From the listing below, copy each line where "double" occurs.
= = = = =
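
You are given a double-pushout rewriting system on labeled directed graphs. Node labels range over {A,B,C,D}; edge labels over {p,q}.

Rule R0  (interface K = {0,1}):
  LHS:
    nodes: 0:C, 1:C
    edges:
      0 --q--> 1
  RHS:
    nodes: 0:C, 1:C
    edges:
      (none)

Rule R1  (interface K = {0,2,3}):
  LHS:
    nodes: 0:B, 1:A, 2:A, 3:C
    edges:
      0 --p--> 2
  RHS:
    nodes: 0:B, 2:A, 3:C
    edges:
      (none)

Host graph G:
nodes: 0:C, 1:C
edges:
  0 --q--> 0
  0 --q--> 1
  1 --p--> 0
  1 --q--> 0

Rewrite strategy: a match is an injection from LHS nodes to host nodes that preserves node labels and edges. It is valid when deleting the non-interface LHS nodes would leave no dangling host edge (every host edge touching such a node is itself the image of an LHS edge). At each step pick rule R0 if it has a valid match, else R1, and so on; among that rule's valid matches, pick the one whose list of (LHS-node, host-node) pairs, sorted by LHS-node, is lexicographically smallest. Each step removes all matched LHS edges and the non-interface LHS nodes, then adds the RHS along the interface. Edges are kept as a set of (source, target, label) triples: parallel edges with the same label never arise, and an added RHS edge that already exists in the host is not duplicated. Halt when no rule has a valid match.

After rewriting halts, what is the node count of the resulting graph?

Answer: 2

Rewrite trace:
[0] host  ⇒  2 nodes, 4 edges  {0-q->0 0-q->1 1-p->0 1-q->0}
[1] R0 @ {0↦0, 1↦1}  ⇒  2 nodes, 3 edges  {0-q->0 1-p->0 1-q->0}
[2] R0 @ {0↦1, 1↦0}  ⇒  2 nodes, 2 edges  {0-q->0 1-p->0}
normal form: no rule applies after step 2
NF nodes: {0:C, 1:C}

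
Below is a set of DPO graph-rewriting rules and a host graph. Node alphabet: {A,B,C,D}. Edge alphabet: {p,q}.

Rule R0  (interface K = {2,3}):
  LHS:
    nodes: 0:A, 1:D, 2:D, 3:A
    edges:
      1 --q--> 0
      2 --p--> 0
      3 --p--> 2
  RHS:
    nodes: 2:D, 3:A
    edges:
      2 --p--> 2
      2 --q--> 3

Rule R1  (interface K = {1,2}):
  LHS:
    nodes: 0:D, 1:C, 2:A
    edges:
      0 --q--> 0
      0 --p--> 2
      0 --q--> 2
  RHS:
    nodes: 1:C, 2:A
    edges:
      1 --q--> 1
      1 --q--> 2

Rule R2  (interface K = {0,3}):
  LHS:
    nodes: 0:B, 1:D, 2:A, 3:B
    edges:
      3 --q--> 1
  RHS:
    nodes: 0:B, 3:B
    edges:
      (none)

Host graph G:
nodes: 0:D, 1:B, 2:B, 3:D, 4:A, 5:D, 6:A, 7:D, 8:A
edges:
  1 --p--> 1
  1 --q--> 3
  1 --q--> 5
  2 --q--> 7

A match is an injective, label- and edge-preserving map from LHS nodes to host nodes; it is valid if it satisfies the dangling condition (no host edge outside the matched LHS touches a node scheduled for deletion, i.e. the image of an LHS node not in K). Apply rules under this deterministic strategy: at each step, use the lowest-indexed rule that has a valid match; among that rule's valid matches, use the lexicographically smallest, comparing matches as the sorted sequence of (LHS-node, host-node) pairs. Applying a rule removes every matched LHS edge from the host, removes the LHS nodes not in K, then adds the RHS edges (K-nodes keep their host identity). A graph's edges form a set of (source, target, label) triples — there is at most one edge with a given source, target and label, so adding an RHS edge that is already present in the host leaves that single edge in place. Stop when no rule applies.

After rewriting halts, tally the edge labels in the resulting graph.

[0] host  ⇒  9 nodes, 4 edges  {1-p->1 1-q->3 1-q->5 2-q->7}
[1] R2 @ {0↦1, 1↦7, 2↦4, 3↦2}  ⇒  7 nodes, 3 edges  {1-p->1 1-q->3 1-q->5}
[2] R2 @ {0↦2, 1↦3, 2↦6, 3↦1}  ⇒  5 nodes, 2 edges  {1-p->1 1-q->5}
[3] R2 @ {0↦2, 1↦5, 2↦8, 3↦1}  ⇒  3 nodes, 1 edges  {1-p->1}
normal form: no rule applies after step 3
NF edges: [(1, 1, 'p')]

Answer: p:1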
= = = = =
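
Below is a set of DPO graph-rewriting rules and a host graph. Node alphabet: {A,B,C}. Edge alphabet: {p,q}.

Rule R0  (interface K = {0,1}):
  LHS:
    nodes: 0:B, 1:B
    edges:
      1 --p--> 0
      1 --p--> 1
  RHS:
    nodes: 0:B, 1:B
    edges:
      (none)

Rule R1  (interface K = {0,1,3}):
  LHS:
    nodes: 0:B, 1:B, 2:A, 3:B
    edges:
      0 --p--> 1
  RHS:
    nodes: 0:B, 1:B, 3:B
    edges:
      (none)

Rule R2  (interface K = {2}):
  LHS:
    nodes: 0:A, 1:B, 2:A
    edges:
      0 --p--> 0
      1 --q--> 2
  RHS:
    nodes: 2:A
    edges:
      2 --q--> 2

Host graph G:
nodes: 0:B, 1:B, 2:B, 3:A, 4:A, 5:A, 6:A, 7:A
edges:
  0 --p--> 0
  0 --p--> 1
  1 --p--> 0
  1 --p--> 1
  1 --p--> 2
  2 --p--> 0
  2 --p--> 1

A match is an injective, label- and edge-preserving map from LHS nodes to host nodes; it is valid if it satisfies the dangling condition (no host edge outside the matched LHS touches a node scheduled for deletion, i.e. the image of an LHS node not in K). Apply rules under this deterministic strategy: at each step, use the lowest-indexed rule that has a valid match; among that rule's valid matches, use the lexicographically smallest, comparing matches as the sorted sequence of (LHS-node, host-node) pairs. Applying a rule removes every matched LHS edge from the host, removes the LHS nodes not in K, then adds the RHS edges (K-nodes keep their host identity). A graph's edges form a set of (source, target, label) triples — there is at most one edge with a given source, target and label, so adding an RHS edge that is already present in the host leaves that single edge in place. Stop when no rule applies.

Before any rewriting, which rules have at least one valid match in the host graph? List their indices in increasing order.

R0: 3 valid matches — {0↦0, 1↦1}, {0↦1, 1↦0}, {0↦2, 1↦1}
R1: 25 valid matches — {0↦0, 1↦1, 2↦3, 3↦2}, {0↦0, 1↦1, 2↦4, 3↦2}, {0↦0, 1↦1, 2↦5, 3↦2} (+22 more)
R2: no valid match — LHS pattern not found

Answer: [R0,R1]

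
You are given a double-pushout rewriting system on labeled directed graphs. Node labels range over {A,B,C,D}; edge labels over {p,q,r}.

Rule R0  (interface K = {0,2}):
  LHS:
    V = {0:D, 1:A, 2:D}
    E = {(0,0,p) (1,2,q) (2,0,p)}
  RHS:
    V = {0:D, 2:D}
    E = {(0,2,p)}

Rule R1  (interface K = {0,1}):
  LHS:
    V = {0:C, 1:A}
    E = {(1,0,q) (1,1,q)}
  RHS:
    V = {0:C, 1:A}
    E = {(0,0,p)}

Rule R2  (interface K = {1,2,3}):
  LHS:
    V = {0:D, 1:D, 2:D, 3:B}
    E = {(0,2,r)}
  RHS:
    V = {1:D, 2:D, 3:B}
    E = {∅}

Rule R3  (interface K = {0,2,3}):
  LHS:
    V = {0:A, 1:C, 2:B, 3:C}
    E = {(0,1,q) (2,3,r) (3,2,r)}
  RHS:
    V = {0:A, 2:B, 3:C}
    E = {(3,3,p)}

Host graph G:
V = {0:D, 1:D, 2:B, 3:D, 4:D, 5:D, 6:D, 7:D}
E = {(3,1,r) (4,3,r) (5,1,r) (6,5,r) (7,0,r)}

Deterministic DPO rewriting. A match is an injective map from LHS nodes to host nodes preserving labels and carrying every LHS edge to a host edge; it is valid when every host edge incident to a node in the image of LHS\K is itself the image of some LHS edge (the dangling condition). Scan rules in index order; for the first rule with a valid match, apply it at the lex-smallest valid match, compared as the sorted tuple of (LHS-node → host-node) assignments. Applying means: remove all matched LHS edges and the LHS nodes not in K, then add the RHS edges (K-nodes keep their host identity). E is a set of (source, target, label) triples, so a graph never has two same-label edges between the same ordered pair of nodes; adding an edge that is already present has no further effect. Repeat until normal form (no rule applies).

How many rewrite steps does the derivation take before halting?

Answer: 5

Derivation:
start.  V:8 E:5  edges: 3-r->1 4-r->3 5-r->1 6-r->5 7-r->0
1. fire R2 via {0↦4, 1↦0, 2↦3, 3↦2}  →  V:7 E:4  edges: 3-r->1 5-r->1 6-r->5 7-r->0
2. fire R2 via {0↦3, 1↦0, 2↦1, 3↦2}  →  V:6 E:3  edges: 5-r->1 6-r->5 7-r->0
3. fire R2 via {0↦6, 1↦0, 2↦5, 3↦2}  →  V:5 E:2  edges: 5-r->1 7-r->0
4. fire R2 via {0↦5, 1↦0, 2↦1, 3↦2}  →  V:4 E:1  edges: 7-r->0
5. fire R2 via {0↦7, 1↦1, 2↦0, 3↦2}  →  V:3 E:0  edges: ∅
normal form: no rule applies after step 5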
= = = = =
● **Output of the task**
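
You are given a double-pushout rewriting system on labeled directed graphs. Node labels range over {A,B,C,D}; edge labels over {p,q}.
You are given a double-pushout rewriting system on labeled directed graphs. Node labels range over {A,B,C,D}; edge labels over {p,q,r}.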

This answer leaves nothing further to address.